(Beginning of Working data)

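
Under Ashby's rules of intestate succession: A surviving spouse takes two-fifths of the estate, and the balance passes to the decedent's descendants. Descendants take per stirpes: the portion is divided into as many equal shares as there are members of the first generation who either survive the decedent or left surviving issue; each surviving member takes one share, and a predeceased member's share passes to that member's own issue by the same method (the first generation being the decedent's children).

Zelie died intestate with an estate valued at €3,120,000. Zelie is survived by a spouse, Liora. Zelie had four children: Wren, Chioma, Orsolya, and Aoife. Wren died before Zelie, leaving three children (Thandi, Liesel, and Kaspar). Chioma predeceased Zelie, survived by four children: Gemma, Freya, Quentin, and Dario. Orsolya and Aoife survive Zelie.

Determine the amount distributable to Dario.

Liora takes two-fifths of €3,120,000 = €1,248,000. The remaining €1,872,000 passes to the descendants.
The descendants' portion (€1,872,000) is divided into 4 shares of €468,000: Orsolya and Aoife each take €468,000; Wren's €468,000 share passes to Wren's issue; Chioma's €468,000 share passes to Chioma's issue.
Wren's share (€468,000) is divided into 3 shares of €156,000: Thandi, Liesel, and Kaspar each take €156,000.
Chioma's share (€468,000) is divided into 4 shares of €117,000: Gemma, Freya, Quentin, and Dario each take €117,000.

Dario receives €117,000.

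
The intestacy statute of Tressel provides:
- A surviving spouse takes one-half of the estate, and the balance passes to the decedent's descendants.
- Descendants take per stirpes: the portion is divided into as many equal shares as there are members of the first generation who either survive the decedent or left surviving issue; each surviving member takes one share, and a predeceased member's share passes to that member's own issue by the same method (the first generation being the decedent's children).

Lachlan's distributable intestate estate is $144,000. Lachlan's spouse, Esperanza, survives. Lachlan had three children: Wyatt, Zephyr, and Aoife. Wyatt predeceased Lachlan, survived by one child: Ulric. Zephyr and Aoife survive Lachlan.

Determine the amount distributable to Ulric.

Esperanza takes one-half of $144,000 = $72,000. The remaining $72,000 passes to the descendants.
The descendants' portion ($72,000) is divided into 3 shares of $24,000: Zephyr and Aoife each take $24,000; Wyatt's $24,000 share passes to Wyatt's issue.
Wyatt's share ($24,000) passes entirely to Ulric.

Ulric receives $24,000.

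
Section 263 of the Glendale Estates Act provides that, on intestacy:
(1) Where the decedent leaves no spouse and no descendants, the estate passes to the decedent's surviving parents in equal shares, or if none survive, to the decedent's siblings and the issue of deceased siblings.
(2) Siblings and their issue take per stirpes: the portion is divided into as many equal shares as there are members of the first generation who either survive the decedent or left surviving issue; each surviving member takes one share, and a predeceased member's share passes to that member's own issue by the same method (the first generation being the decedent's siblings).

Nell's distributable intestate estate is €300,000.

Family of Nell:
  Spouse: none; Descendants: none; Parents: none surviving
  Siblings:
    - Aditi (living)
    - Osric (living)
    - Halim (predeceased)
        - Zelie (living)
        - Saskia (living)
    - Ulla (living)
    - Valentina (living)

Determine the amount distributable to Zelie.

The entire €300,000 passes to the siblings and their issue.
That amount (€300,000) is divided into 5 shares of €60,000: Aditi, Osric, Ulla, and Valentina each take €60,000; Halim's €60,000 share passes to Halim's issue.
Halim's share (€60,000) is divided into 2 shares of €30,000: Zelie and Saskia each take €30,000.

Zelie receives €30,000.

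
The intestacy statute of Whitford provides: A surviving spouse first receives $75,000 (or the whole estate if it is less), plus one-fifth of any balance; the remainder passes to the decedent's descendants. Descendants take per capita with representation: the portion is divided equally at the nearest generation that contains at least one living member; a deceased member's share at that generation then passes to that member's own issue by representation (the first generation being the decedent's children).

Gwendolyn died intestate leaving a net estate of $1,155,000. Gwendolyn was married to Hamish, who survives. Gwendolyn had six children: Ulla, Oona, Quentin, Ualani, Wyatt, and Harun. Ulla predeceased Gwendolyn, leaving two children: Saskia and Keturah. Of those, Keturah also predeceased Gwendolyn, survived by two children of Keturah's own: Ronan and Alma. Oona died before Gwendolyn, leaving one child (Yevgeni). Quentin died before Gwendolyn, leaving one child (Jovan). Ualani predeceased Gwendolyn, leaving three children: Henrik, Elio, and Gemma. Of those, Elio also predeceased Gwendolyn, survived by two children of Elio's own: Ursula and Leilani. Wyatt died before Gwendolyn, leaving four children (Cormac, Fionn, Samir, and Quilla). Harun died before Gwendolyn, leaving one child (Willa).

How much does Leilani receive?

Hamish first takes $75,000, leaving a balance of $1,080,000. Hamish then takes one-fifth of the balance ($216,000), for a total of $291,000. The remaining $864,000 passes to the descendants.
No child survives, so the initial division is made at the grandchildren's generation.
The descendants' portion ($864,000) is divided into 12 shares of $72,000: Saskia, Yevgeni, Jovan, Henrik, Gemma, Cormac, Fionn, Samir, Quilla, and Willa each take $72,000; Keturah's $72,000 share passes to Keturah's issue; Elio's $72,000 share passes to Elio's issue.
Keturah's share ($72,000) is divided into 2 shares of $36,000: Ronan and Alma each take $36,000.
Elio's share ($72,000) is divided into 2 shares of $36,000: Ursula and Leilani each take $36,000.

Leilani receives $36,000.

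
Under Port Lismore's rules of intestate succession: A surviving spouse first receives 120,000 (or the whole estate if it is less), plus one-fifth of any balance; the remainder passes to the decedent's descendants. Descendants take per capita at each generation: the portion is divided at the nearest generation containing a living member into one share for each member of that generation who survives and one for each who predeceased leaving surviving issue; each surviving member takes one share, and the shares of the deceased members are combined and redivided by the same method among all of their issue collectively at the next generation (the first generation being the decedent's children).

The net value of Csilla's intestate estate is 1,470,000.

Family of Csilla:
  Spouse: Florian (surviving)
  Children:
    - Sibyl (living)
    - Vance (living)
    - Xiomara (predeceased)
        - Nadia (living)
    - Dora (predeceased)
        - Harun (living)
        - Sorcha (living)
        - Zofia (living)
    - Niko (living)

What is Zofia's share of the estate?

Florian first takes 120,000, leaving a balance of 1,350,000. Florian then takes one-fifth of the balance (270,000), for a total of 390,000. The remaining 1,080,000 passes to the descendants.
The descendants' portion (1,080,000) is divided at the children's generation into 5 shares of 216,000. Sibyl, Vance, and Niko each take 216,000. The 2 shares of the deceased (Xiomara and Dora) are combined into a pool of 432,000.
That pool (432,000) is divided at the grandchildren's generation equally among Nadia, Harun, Sorcha, and Zofia: 108,000 each.

Zofia receives 108,000.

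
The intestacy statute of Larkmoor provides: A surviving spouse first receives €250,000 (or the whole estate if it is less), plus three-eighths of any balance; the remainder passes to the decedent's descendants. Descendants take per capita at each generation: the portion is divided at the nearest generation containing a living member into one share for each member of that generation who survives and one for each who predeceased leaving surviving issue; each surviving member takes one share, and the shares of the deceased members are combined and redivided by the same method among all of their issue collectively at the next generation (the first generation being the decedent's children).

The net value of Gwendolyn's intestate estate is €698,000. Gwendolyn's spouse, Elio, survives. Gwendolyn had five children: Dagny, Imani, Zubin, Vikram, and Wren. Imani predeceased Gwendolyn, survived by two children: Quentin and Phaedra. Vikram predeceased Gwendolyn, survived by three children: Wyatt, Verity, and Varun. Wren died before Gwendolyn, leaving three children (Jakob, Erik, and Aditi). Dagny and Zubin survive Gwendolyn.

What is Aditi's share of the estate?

Elio first takes €250,000, leaving a balance of €448,000. Elio then takes three-eighths of the balance (€168,000), for a total of €418,000. The remaining €280,000 passes to the descendants.
The descendants' portion (€280,000) is divided at the children's generation into 5 shares of €56,000. Dagny and Zubin each take €56,000. The 3 shares of the deceased (Imani, Vikram, and Wren) are combined into a pool of €168,000.
That pool (€168,000) is divided at the grandchildren's generation equally among Quentin, Phaedra, Wyatt, Verity, Varun, Jakob, Erik, and Aditi: €21,000 each.

Aditi receives €21,000.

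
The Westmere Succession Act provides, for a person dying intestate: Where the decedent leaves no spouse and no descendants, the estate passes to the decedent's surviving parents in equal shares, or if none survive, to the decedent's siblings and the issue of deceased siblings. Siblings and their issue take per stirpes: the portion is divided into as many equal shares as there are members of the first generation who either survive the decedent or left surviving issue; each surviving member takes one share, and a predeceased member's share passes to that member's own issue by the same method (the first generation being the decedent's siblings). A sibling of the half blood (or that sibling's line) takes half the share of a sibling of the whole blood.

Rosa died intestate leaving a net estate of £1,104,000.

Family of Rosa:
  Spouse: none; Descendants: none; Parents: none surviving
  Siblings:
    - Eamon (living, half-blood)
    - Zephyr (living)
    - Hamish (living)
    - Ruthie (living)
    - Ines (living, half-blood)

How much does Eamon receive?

Eamon receives £138,000.

The entire £1,104,000 passes to the siblings and their issue.
Counting each half-blood sibling's line as half a unit, there are 4 units in £1,104,000, so one unit is £276,000. Whole-blood lines (Zephyr, Hamish, and Ruthie) take £276,000 each; half-blood lines (Eamon and Ines) take £138,000 each.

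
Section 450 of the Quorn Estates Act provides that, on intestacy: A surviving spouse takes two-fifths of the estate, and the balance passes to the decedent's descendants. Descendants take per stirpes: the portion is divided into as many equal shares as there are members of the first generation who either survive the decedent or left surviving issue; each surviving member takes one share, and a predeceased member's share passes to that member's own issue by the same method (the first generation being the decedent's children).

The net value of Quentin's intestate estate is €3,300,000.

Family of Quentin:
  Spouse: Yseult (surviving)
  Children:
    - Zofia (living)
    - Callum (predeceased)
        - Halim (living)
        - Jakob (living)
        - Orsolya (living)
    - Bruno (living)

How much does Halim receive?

Halim receives €220,000.

Yseult takes two-fifths of €3,300,000 = €1,320,000. The remaining €1,980,000 passes to the descendants.
The descendants' portion (€1,980,000) is divided into 3 shares of €660,000: Zofia and Bruno each take €660,000; Callum's €660,000 share passes to Callum's issue.
Callum's share (€660,000) is divided into 3 shares of €220,000: Halim, Jakob, and Orsolya each take €220,000.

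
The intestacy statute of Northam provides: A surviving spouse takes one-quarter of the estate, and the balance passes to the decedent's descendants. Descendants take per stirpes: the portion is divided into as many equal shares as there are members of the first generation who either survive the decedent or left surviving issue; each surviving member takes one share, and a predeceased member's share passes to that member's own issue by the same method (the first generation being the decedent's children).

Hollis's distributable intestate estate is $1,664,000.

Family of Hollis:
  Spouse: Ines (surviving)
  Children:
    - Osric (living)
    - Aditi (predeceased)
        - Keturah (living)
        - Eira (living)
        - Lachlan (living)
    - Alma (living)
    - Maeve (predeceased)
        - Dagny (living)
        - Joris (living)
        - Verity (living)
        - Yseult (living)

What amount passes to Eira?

Eira receives $104,000.

Ines takes one-quarter of $1,664,000 = $416,000. The remaining $1,248,000 passes to the descendants.
The descendants' portion ($1,248,000) is divided into 4 shares of $312,000: Osric and Alma each take $312,000; Aditi's $312,000 share passes to Aditi's issue; Maeve's $312,000 share passes to Maeve's issue.
Aditi's share ($312,000) is divided into 3 shares of $104,000: Keturah, Eira, and Lachlan each take $104,000.
Maeve's share ($312,000) is divided into 4 shares of $78,000: Dagny, Joris, Verity, and Yseult each take $78,000.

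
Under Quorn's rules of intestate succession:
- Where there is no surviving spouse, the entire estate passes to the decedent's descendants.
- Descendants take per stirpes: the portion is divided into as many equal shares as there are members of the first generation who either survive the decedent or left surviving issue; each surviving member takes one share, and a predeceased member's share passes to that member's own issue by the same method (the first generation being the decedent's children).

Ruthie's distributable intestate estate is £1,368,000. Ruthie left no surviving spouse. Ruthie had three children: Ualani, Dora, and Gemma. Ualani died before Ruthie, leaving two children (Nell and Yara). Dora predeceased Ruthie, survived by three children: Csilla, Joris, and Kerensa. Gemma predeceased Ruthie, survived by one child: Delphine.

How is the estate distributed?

The entire £1,368,000 passes to the descendants.
That amount (£1,368,000) is divided into 3 shares of £456,000: Ualani's £456,000 share passes to Ualani's issue; Dora's £456,000 share passes to Dora's issue; Gemma's £456,000 share passes to Gemma's issue.
Ualani's share (£456,000) is divided into 2 shares of £228,000: Nell and Yara each take £228,000.
Dora's share (£456,000) is divided into 3 shares of £152,000: Csilla, Joris, and Kerensa each take £152,000.
Gemma's share (£456,000) passes entirely to Delphine.

Nell: £228,000; Yara: £228,000; Csilla: £152,000; Joris: £152,000; Kerensa: £152,000; Delphine: £456,000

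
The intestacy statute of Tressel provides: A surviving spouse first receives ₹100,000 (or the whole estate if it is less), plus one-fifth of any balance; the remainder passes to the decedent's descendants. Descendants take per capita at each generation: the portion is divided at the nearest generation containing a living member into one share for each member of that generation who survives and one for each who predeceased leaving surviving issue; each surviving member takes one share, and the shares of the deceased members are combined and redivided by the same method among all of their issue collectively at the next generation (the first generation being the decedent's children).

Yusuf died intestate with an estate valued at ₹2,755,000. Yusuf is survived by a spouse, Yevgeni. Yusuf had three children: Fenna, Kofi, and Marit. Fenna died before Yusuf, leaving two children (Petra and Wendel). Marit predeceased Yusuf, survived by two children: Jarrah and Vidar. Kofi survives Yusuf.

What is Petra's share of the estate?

Petra receives ₹354,000.

Yevgeni first takes ₹100,000, leaving a balance of ₹2,655,000. Yevgeni then takes one-fifth of the balance (₹531,000), for a total of ₹631,000. The remaining ₹2,124,000 passes to the descendants.
The descendants' portion (₹2,124,000) is divided at the children's generation into 3 shares of ₹708,000. Kofi takes ₹708,000. The 2 shares of the deceased (Fenna and Marit) are combined into a pool of ₹1,416,000.
That pool (₹1,416,000) is divided at the grandchildren's generation equally among Petra, Wendel, Jarrah, and Vidar: ₹354,000 each.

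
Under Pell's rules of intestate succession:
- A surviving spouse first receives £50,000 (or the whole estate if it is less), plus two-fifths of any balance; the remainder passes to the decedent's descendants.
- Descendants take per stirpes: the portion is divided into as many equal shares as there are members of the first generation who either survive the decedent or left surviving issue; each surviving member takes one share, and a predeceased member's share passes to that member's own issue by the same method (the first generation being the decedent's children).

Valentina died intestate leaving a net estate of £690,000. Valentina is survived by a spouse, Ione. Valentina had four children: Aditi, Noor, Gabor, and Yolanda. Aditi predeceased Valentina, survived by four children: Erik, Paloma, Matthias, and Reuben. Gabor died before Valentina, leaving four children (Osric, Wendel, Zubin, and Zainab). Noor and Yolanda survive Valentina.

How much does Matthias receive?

Ione first takes £50,000, leaving a balance of £640,000. Ione then takes two-fifths of the balance (£256,000), for a total of £306,000. The remaining £384,000 passes to the descendants.
The descendants' portion (£384,000) is divided into 4 shares of £96,000: Noor and Yolanda each take £96,000; Aditi's £96,000 share passes to Aditi's issue; Gabor's £96,000 share passes to Gabor's issue.
Aditi's share (£96,000) is divided into 4 shares of £24,000: Erik, Paloma, Matthias, and Reuben each take £24,000.
Gabor's share (£96,000) is divided into 4 shares of £24,000: Osric, Wendel, Zubin, and Zainab each take £24,000.

Matthias receives £24,000.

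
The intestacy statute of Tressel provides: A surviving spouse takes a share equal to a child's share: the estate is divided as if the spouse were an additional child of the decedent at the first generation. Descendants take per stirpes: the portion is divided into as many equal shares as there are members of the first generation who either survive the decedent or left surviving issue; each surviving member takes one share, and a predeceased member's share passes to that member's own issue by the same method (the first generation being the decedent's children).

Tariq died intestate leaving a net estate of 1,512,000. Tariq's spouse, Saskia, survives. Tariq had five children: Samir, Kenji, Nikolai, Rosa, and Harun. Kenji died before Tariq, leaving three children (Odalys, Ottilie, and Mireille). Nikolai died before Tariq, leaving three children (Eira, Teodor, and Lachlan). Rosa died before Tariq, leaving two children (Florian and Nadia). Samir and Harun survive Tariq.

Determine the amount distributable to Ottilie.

Ottilie receives 84,000.

The spouse counts as an additional share at the children's level, so there are 6 primary shares of 252,000. Saskia takes one such share (252,000).
The children's combined portion (1,260,000) is divided into 5 shares of 252,000: Samir and Harun each take 252,000; Kenji's 252,000 share passes to Kenji's issue; Nikolai's 252,000 share passes to Nikolai's issue; Rosa's 252,000 share passes to Rosa's issue.
Kenji's share (252,000) is divided into 3 shares of 84,000: Odalys, Ottilie, and Mireille each take 84,000.
Nikolai's share (252,000) is divided into 3 shares of 84,000: Eira, Teodor, and Lachlan each take 84,000.
Rosa's share (252,000) is divided into 2 shares of 126,000: Florian and Nadia each take 126,000.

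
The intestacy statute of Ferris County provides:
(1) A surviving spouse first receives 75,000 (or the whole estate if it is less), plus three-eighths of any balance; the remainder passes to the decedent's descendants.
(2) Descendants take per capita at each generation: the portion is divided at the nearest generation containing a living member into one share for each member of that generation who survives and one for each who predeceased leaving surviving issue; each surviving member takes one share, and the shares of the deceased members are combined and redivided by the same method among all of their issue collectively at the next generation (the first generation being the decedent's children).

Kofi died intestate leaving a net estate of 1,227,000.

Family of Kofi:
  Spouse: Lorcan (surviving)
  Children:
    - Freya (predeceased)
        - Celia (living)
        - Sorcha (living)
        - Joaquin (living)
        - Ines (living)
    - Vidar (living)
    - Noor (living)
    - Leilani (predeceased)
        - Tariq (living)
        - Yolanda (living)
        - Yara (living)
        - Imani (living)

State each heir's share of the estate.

Lorcan first takes 75,000, leaving a balance of 1,152,000. Lorcan then takes three-eighths of the balance (432,000), for a total of 507,000. The remaining 720,000 passes to the descendants.
The descendants' portion (720,000) is divided at the children's generation into 4 shares of 180,000. Vidar and Noor each take 180,000. The 2 shares of the deceased (Freya and Leilani) are combined into a pool of 360,000.
That pool (360,000) is divided at the grandchildren's generation equally among Celia, Sorcha, Joaquin, Ines, Tariq, Yolanda, Yara, and Imani: 45,000 each.

Lorcan: 507,000; Celia: 45,000; Sorcha: 45,000; Joaquin: 45,000; Ines: 45,000; Vidar: 180,000; Noor: 180,000; Tariq: 45,000; Yolanda: 45,000; Yara: 45,000; Imani: 45,000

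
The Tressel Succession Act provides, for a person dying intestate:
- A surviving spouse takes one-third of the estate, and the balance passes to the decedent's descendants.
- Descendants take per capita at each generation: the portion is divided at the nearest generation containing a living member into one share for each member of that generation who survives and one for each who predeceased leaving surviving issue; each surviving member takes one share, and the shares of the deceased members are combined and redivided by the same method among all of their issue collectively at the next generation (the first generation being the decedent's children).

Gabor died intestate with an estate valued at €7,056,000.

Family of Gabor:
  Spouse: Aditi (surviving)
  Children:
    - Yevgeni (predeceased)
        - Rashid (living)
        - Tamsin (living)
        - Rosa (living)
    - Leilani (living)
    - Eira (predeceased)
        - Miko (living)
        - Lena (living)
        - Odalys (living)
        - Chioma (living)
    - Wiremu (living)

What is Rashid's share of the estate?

Aditi takes one-third of €7,056,000 = €2,352,000. The remaining €4,704,000 passes to the descendants.
The descendants' portion (€4,704,000) is divided at the children's generation into 4 shares of €1,176,000. Leilani and Wiremu each take €1,176,000. The 2 shares of the deceased (Yevgeni and Eira) are combined into a pool of €2,352,000.
That pool (€2,352,000) is divided at the grandchildren's generation equally among Rashid, Tamsin, Rosa, Miko, Lena, Odalys, and Chioma: €336,000 each.

Rashid receives €336,000.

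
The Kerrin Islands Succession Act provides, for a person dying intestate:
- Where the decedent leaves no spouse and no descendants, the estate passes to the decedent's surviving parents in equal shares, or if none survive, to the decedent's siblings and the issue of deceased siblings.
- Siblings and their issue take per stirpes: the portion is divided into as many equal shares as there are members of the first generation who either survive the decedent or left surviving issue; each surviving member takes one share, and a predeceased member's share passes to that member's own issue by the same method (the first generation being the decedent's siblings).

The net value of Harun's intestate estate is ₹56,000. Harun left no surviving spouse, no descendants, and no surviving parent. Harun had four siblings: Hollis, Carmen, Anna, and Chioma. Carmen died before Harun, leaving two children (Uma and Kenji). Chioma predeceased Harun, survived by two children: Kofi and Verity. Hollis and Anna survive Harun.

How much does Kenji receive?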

(End of Working data)

= Problem to work on =
As listed above, the lines from the line with "Gabor died intestate" to the line with "- Wiremu (living)" are to be echoed exactly, with both ends included and nothing added.

= Answer to this problem =
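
Gabor died intestate with an estate valued at €7,056,000.

Family of Gabor:
  Spouse: Aditi (surviving)
  Children:
    - Yevgeni (predeceased)
        - Rashid (living)
        - Tamsin (living)
        - Rosa (living)
    - Leilani (living)
    - Eira (predeceased)
        - Miko (living)
        - Lena (living)
        - Odalys (living)
        - Chioma (living)
    - Wiremu (living)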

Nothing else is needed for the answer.